_BRIEF_. Please copy each line of the listing below in which the word "Propositional" appears.

(DATA FOR ANALYSIS)

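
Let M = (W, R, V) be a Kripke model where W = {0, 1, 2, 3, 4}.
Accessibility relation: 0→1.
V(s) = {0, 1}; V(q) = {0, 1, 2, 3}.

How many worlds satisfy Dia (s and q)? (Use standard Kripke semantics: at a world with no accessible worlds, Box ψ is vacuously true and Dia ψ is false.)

Let φ = Dia (s and q). Evaluate φ at each world:
  0 (successors {1}): φ is true.
  1 (successors ∅): φ is false.
  2 (successors ∅): φ is false.
  3 (successors ∅): φ is false.
  4 (successors ∅): φ is false.
For instance, at 0:
  At 0: Dia (s and q) requires s and q at some successor in {1}.
    s and q holds at 1, so Dia (s and q) is true at 0.
Satisfying worlds: {0}

1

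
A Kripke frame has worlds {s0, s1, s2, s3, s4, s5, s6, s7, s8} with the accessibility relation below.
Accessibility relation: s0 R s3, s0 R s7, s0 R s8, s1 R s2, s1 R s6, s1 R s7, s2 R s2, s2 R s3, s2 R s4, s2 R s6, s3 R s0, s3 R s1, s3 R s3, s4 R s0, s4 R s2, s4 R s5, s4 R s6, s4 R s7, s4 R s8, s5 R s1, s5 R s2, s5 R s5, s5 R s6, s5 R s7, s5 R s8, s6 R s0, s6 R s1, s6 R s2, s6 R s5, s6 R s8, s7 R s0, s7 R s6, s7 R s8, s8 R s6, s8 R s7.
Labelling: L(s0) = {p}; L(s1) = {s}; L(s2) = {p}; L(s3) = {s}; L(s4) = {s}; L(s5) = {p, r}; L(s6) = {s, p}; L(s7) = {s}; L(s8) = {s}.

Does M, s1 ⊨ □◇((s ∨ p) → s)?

Yes

At s1: □◇((s ∨ p) → s) requires ◇((s ∨ p) → s) at every successor {s2, s6, s7}.
    At s2: ◇((s ∨ p) → s) requires (s ∨ p) → s at some successor in {s2, s3, s4, s6}.
      (s ∨ p) → s holds at s3, so ◇((s ∨ p) → s) is true at s2.
    At s6: ◇((s ∨ p) → s) requires (s ∨ p) → s at some successor in {s0, s1, s2, s5, s8}.
      (s ∨ p) → s holds at s1, so ◇((s ∨ p) → s) is true at s6.
    At s7: ◇((s ∨ p) → s) requires (s ∨ p) → s at some successor in {s0, s6, s8}.
      (s ∨ p) → s holds at s6, so ◇((s ∨ p) → s) is true at s7.
So □◇((s ∨ p) → s) is true at s1.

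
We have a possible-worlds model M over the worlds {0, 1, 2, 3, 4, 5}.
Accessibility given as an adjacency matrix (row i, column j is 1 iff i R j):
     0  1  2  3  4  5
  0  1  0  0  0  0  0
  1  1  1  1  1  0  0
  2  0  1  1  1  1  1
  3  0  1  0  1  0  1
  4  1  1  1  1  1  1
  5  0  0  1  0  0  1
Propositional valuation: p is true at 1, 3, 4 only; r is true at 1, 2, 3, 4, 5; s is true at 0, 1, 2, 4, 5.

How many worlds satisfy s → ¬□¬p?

4

Let φ = s → ¬□¬p. Evaluate φ at each world:
  0 (successors {0}): φ is false.
  1 (successors {0, 1, 2, 3}): φ is true.
  2 (successors {1, 2, 3, 4, 5}): φ is true.
  3 (successors {1, 3, 5}): φ is true.
  4 (successors {0, 1, 2, 3, 4, 5}): φ is true.
  5 (successors {2, 5}): φ is false.
For instance, at 3:
  At 3: s is false, ¬□¬p is true, so s → ¬□¬p is true.
    At 3: □¬p is false, so ¬□¬p is true.
      At 3: □¬p requires ¬p at every successor {1, 3, 5}.
        ¬p fails at 1, so □¬p is false at 3.
Satisfying worlds: {1, 2, 3, 4}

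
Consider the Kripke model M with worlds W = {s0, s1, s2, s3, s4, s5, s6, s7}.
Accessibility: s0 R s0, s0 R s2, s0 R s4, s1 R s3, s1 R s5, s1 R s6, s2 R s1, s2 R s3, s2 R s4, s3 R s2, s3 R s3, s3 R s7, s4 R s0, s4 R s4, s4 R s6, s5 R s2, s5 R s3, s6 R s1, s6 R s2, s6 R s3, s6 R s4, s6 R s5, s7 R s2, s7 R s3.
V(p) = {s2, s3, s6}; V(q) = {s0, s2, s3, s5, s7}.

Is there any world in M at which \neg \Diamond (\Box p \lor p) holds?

No

Let φ = \neg \Diamond (\Box p \lor p). Evaluate φ at each world:
  s0 (successors {s0, s2, s4}): φ is false.
  s1 (successors {s3, s5, s6}): φ is false.
  s2 (successors {s1, s3, s4}): φ is false.
  s3 (successors {s2, s3, s7}): φ is false.
  s4 (successors {s0, s4, s6}): φ is false.
  s5 (successors {s2, s3}): φ is false.
  s6 (successors {s1, s2, s3, s4, s5}): φ is false.
  s7 (successors {s2, s3}): φ is false.
For instance, at s0:
  At s0: \Diamond (\Box p \lor p) is true, so \neg \Diamond (\Box p \lor p) is false.
    At s0: \Diamond (\Box p \lor p) requires \Box p \lor p at some successor in {s0, s2, s4}.
      \Box p \lor p holds at s2, so \Diamond (\Box p \lor p) is true at s0.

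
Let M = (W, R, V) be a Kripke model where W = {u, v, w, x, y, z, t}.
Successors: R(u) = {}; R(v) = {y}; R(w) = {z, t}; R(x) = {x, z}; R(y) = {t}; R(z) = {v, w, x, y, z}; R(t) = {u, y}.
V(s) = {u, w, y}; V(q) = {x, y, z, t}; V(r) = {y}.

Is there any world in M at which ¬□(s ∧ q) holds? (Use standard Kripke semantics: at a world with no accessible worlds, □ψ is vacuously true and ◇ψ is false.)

Yes

Recall that □ψ holds at a world iff ψ holds at every accessible world, and ◇ψ holds iff ψ holds at some accessible world.
Let φ = ¬□(s ∧ q). Evaluate φ at each world:
  u (successors ∅): φ is false.
  v (successors {y}): φ is false.
  w (successors {z, t}): φ is true.
  x (successors {x, z}): φ is true.
  y (successors {t}): φ is true.
  z (successors {v, w, x, y, z}): φ is true.
  t (successors {u, y}): φ is true.
Detail at w (witness):
  At w: □(s ∧ q) is false, so ¬□(s ∧ q) is true.
    At w: □(s ∧ q) requires s ∧ q at every successor {z, t}.
      s ∧ q fails at z, so □(s ∧ q) is false at w.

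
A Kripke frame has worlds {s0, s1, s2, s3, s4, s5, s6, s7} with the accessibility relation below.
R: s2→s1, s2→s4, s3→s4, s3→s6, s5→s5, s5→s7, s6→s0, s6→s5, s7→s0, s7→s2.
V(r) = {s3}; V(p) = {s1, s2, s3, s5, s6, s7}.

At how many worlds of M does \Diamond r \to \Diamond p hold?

8

Let φ = \Diamond r \to \Diamond p. Evaluate φ at each world:
  s0 (successors ∅): φ is true.
  s1 (successors ∅): φ is true.
  s2 (successors {s1, s4}): φ is true.
  s3 (successors {s4, s6}): φ is true.
  s4 (successors ∅): φ is true.
  s5 (successors {s5, s7}): φ is true.
  s6 (successors {s0, s5}): φ is true.
  s7 (successors {s0, s2}): φ is true.
For instance, at s6:
  At s6: \Diamond r is false, \Diamond p is true, so \Diamond r \to \Diamond p is true.
    At s6: \Diamond r requires r at some successor in {s0, s5}.
      At s0: r is false.
      At s5: r is false.
    So \Diamond r is false at s6.
    At s6: \Diamond p requires p at some successor in {s0, s5}.
      p holds at s5, so \Diamond p is true at s6.
Satisfying worlds: {s0, s1, s2, s3, s4, s5, s6, s7}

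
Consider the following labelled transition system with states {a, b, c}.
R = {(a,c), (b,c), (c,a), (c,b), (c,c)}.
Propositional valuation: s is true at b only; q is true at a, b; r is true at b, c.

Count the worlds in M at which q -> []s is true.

1

Recall that []ψ holds at a world iff ψ holds at every accessible world, and <>ψ holds iff ψ holds at some accessible world.
Let φ = q -> []s. Evaluate φ at each world:
  a (successors {c}): φ is false.
  b (successors {c}): φ is false.
  c (successors {a, b, c}): φ is true.
For instance, at b:
  At b: q is true, []s is false, so q -> []s is false.
    At b: []s requires s at every successor {c}.
      s fails at c, so []s is false at b.
Satisfying worlds: {c}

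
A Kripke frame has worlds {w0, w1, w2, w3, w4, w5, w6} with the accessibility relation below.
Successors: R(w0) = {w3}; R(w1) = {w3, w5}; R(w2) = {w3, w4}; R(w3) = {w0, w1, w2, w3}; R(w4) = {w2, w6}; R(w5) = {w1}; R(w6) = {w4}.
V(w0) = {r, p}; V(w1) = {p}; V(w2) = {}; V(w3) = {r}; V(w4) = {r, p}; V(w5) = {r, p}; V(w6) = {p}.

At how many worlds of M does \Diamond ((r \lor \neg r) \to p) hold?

6

Let φ = \Diamond ((r \lor \neg r) \to p). Evaluate φ at each world:
  w0 (successors {w3}): φ is false.
  w1 (successors {w3, w5}): φ is true.
  w2 (successors {w3, w4}): φ is true.
  w3 (successors {w0, w1, w2, w3}): φ is true.
  w4 (successors {w2, w6}): φ is true.
  w5 (successors {w1}): φ is true.
  w6 (successors {w4}): φ is true.
For instance, at w2:
  At w2: \Diamond ((r \lor \neg r) \to p) requires (r \lor \neg r) \to p at some successor in {w3, w4}.
    (r \lor \neg r) \to p holds at w4, so \Diamond ((r \lor \neg r) \to p) is true at w2.
Satisfying worlds: {w1, w2, w3, w4, w5, w6}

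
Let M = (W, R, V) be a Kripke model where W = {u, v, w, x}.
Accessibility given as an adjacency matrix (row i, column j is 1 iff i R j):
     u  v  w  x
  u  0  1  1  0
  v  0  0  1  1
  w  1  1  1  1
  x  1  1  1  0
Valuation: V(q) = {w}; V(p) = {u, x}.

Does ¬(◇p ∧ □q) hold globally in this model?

Yes

Let φ = ¬(◇p ∧ □q). Evaluate φ at each world:
  u (successors {v, w}): φ is true.
  v (successors {w, x}): φ is true.
  w (successors {u, v, w, x}): φ is true.
  x (successors {u, v, w}): φ is true.
For instance, at v:
  At v: ◇p ∧ □q is false, so ¬(◇p ∧ □q) is true.
    At v: ◇p is true, □q is false, so ◇p ∧ □q is false.
      At v: ◇p requires p at some successor in {w, x}.
        p holds at x, so ◇p is true at v.
      At v: □q requires q at every successor {w, x}.
        q fails at x, so □q is false at v.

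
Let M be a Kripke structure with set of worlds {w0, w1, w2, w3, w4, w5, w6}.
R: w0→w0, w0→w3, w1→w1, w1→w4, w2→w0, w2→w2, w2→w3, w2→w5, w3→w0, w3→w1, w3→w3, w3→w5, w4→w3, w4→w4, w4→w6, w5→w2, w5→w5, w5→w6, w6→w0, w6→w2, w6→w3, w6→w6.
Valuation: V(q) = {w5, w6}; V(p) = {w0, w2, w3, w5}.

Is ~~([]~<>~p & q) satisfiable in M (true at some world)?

Let φ = ~~([]~<>~p & q). Evaluate φ at each world:
  w0 (successors {w0, w3}): φ is false.
  w1 (successors {w1, w4}): φ is false.
  w2 (successors {w0, w2, w3, w5}): φ is false.
  w3 (successors {w0, w1, w3, w5}): φ is false.
  w4 (successors {w3, w4, w6}): φ is false.
  w5 (successors {w2, w5, w6}): φ is false.
  w6 (successors {w0, w2, w3, w6}): φ is false.
For instance, at w4:
  At w4: ~([]~<>~p & q) is true, so ~~([]~<>~p & q) is false.
    At w4: []~<>~p & q is false, so ~([]~<>~p & q) is true.
      At w4: []~<>~p is false, q is false, so []~<>~p & q is false.

No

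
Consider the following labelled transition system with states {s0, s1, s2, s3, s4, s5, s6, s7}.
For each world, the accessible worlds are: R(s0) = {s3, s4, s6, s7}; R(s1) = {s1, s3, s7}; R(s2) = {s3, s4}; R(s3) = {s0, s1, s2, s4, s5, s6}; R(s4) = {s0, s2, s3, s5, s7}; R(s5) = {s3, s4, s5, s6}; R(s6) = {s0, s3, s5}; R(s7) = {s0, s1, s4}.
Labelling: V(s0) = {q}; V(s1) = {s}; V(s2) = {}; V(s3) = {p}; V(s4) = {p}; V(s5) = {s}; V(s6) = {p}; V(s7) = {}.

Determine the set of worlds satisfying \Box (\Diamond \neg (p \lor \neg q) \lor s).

s0, s1, s2, s5

Let φ = \Box (\Diamond \neg (p \lor \neg q) \lor s). Evaluate φ at each world:
  s0 (successors {s3, s4, s6, s7}): φ is true.
  s1 (successors {s1, s3, s7}): φ is true.
  s2 (successors {s3, s4}): φ is true.
  s3 (successors {s0, s1, s2, s4, s5, s6}): φ is false.
  s4 (successors {s0, s2, s3, s5, s7}): φ is false.
  s5 (successors {s3, s4, s5, s6}): φ is true.
  s6 (successors {s0, s3, s5}): φ is false.
  s7 (successors {s0, s1, s4}): φ is false.
For instance, at s7:
  At s7: \Box (\Diamond \neg (p \lor \neg q) \lor s) requires \Diamond \neg (p \lor \neg q) \lor s at every successor {s0, s1, s4}.
    \Diamond \neg (p \lor \neg q) \lor s fails at s0, so \Box (\Diamond \neg (p \lor \neg q) \lor s) is false at s7.
      At s0: \Diamond \neg (p \lor \neg q) is false, s is false, so \Diamond \neg (p \lor \neg q) \lor s is false.
Satisfying worlds: {s0, s1, s2, s5}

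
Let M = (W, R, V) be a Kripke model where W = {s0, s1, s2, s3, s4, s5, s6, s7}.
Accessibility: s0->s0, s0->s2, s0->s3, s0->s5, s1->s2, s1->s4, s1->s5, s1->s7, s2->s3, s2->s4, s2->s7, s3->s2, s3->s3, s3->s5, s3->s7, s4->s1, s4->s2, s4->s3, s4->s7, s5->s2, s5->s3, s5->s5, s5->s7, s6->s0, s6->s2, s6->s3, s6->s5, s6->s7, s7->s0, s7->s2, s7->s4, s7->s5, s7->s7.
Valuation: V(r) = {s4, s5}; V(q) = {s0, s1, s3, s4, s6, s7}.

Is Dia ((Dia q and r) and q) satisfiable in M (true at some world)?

Yes

Let φ = Dia ((Dia q and r) and q). Evaluate φ at each world:
  s0 (successors {s0, s2, s3, s5}): φ is false.
  s1 (successors {s2, s4, s5, s7}): φ is true.
  s2 (successors {s3, s4, s7}): φ is true.
  s3 (successors {s2, s3, s5, s7}): φ is false.
  s4 (successors {s1, s2, s3, s7}): φ is false.
  s5 (successors {s2, s3, s5, s7}): φ is false.
  s6 (successors {s0, s2, s3, s5, s7}): φ is false.
  s7 (successors {s0, s2, s4, s5, s7}): φ is true.
Detail at s1 (witness):
  At s1: Dia ((Dia q and r) and q) requires (Dia q and r) and q at some successor in {s2, s4, s5, s7}.
    (Dia q and r) and q holds at s4, so Dia ((Dia q and r) and q) is true at s1.
      At s4: Dia q and r is true, q is true, so (Dia q and r) and q is true.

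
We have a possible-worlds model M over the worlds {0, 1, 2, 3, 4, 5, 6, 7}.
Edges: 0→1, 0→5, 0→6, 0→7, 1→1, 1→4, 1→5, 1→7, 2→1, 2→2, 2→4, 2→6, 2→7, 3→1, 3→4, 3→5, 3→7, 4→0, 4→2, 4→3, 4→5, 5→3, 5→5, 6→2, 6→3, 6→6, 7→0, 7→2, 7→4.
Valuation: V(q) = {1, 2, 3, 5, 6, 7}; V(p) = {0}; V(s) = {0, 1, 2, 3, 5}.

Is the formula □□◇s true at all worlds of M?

Let φ = □□◇s. Evaluate φ at each world:
  0 (successors {1, 5, 6, 7}): φ is true.
  1 (successors {1, 4, 5, 7}): φ is true.
  2 (successors {1, 2, 4, 6, 7}): φ is true.
  3 (successors {1, 4, 5, 7}): φ is true.
  4 (successors {0, 2, 3, 5}): φ is true.
  5 (successors {3, 5}): φ is true.
  6 (successors {2, 3, 6}): φ is true.
  7 (successors {0, 2, 4}): φ is true.
For instance, at 7:
  At 7: □□◇s requires □◇s at every successor {0, 2, 4}.
      At 0: □◇s requires ◇s at every successor {1, 5, 6, 7}.
        At 1: ◇s is true.
        At 5: ◇s is true.
        At 6: ◇s is true.
        At 7: ◇s is true.
      So □◇s is true at 0.
      At 2: □◇s requires ◇s at every successor {1, 2, 4, 6, 7}.
        At 1: ◇s is true.
        At 2: ◇s is true.
        At 4: ◇s is true.
        At 6: ◇s is true.
        At 7: ◇s is true.
      So □◇s is true at 2.
      At 4: □◇s requires ◇s at every successor {0, 2, 3, 5}.
        At 0: ◇s is true.
        At 2: ◇s is true.
        At 3: ◇s is true.
        At 5: ◇s is true.
      So □◇s is true at 4.
  So □□◇s is true at 7.

Yes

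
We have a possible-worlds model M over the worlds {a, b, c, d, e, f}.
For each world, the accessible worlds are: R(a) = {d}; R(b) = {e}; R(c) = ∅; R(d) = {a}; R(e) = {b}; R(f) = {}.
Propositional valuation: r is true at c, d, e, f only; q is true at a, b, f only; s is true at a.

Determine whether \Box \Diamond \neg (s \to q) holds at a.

No

At a: \Box \Diamond \neg (s \to q) requires \Diamond \neg (s \to q) at every successor {d}.
  \Diamond \neg (s \to q) fails at d, so \Box \Diamond \neg (s \to q) is false at a.
    At d: \Diamond \neg (s \to q) requires \neg (s \to q) at some successor in {a}.
      At a: \neg (s \to q) is false.
    So \Diamond \neg (s \to q) is false at d.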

(End DATA FOR ANALYSIS)

_ANSWER TO THE PROBLEM_.
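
Propositional valuation: p is true at 1, 3, 4 only; r is true at 1, 2, 3, 4, 5; s is true at 0, 1, 2, 4, 5.
Propositional valuation: s is true at b only; q is true at a, b; r is true at b, c.
Propositional valuation: r is true at c, d, e, f only; q is true at a, b, f only; s is true at a.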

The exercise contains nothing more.